- **Brief**
Please reproduce each of the following entries exactly.

- **Material for the task**

• • •

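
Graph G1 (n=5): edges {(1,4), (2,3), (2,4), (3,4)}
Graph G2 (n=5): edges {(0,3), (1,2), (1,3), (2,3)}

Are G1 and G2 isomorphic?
Yes, isomorphic

The graphs are isomorphic.
One valid mapping φ: V(G1) → V(G2): 0→4, 1→0, 2→1, 3→2, 4→3

Verify φ preserves adjacency — for each edge of G1, its image is an edge of G2:
  (1,4) → (φ(1),φ(4)) = (0,3) ∈ E(G2) ✓
  (2,3) → (φ(2),φ(3)) = (1,2) ∈ E(G2) ✓
  (2,4) → (φ(2),φ(4)) = (1,3) ∈ E(G2) ✓
  (3,4) → (φ(3),φ(4)) = (2,3) ∈ E(G2) ✓
All 4 edges of G1 map to edges of G2, and |E(G1)| = |E(G2)| = 4, so φ is a bijection on edges as well as vertices. Hence G1 ≅ G2.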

• • •

- **Task response**
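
Graph G1 (n=5): edges {(1,4), (2,3), (2,4), (3,4)}
Graph G2 (n=5): edges {(0,3), (1,2), (1,3), (2,3)}

Are G1 and G2 isomorphic?
Yes, isomorphic

The graphs are isomorphic.
One valid mapping φ: V(G1) → V(G2): 0→4, 1→0, 2→1, 3→2, 4→3

Verify φ preserves adjacency — for each edge of G1, its image is an edge of G2:
  (1,4) → (φ(1),φ(4)) = (0,3) ∈ E(G2) ✓
  (2,3) → (φ(2),φ(3)) = (1,2) ∈ E(G2) ✓
  (2,4) → (φ(2),φ(4)) = (1,3) ∈ E(G2) ✓
  (3,4) → (φ(3),φ(4)) = (2,3) ∈ E(G2) ✓
All 4 edges of G1 map to edges of G2, and |E(G1)| = |E(G2)| = 4, so φ is a bijection on edges as well as vertices. Hence G1 ≅ G2.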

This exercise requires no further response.